Dataset:
--- START ---
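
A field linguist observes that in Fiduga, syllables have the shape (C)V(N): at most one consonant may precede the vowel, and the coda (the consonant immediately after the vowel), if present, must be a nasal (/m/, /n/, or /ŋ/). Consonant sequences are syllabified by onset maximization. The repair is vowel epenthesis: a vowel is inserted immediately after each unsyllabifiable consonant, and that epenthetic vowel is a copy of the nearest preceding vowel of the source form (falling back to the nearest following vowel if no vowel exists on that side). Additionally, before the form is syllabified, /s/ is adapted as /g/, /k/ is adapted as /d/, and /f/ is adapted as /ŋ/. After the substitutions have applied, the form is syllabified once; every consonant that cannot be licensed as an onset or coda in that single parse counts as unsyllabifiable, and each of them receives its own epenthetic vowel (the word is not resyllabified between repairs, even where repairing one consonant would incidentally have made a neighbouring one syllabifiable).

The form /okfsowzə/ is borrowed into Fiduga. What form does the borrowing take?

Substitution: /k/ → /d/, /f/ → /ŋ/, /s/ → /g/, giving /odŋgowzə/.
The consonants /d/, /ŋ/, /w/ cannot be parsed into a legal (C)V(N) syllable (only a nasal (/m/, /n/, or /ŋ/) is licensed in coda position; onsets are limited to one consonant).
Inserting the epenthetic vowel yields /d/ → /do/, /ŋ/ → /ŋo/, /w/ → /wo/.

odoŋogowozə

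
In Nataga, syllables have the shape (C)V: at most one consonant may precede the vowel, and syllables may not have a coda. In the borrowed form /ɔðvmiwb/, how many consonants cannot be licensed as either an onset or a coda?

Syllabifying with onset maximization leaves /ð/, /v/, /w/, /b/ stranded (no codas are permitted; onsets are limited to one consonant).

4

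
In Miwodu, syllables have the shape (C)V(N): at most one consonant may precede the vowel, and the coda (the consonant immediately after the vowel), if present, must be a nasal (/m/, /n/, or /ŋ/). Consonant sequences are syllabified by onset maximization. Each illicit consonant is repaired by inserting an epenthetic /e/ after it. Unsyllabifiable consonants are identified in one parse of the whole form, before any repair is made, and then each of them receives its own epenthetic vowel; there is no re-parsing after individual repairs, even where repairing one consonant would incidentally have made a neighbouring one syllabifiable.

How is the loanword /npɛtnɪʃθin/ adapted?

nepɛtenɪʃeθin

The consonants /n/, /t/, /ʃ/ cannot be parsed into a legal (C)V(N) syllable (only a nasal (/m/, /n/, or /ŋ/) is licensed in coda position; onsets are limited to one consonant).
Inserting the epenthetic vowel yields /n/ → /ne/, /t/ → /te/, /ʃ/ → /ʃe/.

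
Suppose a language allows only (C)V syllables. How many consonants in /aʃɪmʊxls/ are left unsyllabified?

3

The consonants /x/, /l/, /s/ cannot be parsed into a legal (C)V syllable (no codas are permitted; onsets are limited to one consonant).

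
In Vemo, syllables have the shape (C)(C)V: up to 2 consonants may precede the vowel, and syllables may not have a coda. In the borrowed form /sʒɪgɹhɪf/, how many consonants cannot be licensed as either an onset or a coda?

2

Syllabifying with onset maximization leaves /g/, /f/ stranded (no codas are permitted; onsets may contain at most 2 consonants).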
--- END ---
--- START ---
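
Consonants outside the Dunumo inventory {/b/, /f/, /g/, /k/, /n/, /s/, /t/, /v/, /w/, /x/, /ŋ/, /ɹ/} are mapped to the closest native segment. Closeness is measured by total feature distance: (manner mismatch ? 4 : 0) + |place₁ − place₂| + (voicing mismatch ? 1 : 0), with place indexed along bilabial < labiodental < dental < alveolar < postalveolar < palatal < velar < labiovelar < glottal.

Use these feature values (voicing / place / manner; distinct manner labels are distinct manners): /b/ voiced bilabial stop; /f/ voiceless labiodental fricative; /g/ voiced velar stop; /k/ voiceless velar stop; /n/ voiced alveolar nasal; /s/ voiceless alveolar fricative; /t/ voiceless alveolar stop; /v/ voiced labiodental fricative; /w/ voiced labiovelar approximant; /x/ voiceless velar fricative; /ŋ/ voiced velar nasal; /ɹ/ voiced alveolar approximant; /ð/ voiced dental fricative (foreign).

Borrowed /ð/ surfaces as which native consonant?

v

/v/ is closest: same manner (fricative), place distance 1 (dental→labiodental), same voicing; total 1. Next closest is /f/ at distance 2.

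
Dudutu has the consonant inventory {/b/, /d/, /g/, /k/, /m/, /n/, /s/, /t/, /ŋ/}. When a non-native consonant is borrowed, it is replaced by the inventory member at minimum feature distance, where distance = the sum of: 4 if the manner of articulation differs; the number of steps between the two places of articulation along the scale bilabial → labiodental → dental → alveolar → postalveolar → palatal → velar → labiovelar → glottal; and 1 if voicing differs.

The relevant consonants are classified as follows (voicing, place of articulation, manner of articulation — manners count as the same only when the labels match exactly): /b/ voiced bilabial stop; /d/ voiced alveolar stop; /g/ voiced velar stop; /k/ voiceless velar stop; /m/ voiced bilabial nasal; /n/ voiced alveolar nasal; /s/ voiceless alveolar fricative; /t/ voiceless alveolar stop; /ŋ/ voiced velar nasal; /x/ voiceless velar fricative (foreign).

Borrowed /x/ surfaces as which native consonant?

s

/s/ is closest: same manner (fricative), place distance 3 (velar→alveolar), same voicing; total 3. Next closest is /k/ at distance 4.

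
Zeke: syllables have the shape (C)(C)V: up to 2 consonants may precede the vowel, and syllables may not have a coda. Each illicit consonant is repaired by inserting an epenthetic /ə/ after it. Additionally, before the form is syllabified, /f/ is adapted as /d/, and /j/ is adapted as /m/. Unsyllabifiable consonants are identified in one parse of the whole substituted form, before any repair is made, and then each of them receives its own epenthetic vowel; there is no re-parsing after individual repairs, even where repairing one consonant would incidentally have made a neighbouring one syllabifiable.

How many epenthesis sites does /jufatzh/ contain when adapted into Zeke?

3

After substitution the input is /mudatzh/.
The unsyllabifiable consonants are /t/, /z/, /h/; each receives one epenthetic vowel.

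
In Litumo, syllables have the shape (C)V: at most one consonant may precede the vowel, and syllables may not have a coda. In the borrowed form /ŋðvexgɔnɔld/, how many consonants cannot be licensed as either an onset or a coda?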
--- END ---
--- START ---
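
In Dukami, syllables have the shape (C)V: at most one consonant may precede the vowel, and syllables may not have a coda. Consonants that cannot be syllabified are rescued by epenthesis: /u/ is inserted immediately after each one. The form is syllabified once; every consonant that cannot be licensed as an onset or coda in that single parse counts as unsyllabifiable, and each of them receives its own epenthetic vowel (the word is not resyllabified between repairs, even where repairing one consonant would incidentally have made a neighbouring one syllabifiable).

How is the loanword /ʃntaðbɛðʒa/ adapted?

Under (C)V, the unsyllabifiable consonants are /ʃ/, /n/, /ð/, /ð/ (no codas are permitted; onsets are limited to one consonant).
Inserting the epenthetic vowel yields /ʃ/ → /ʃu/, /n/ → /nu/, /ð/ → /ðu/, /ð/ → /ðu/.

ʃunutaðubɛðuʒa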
--- END ---
Work instructions: Bring together each line above where the string "illicit" turns up.

Task result:
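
In Miwodu, syllables have the shape (C)V(N): at most one consonant may precede the vowel, and the coda (the consonant immediately after the vowel), if present, must be a nasal (/m/, /n/, or /ŋ/). Consonant sequences are syllabified by onset maximization. Each illicit consonant is repaired by inserting an epenthetic /e/ after it. Unsyllabifiable consonants are identified in one parse of the whole form, before any repair is made, and then each of them receives its own epenthetic vowel; there is no re-parsing after individual repairs, even where repairing one consonant would incidentally have made a neighbouring one syllabifiable.
Zeke: syllables have the shape (C)(C)V: up to 2 consonants may precede the vowel, and syllables may not have a coda. Each illicit consonant is repaired by inserting an epenthetic /ə/ after it. Additionally, before the form is syllabified, /f/ is adapted as /d/, and /j/ is adapted as /m/. Unsyllabifiable consonants are identified in one parse of the whole substituted form, before any repair is made, and then each of them receives its own epenthetic vowel; there is no re-parsing after individual repairs, even where repairing one consonant would incidentally have made a neighbouring one syllabifiable.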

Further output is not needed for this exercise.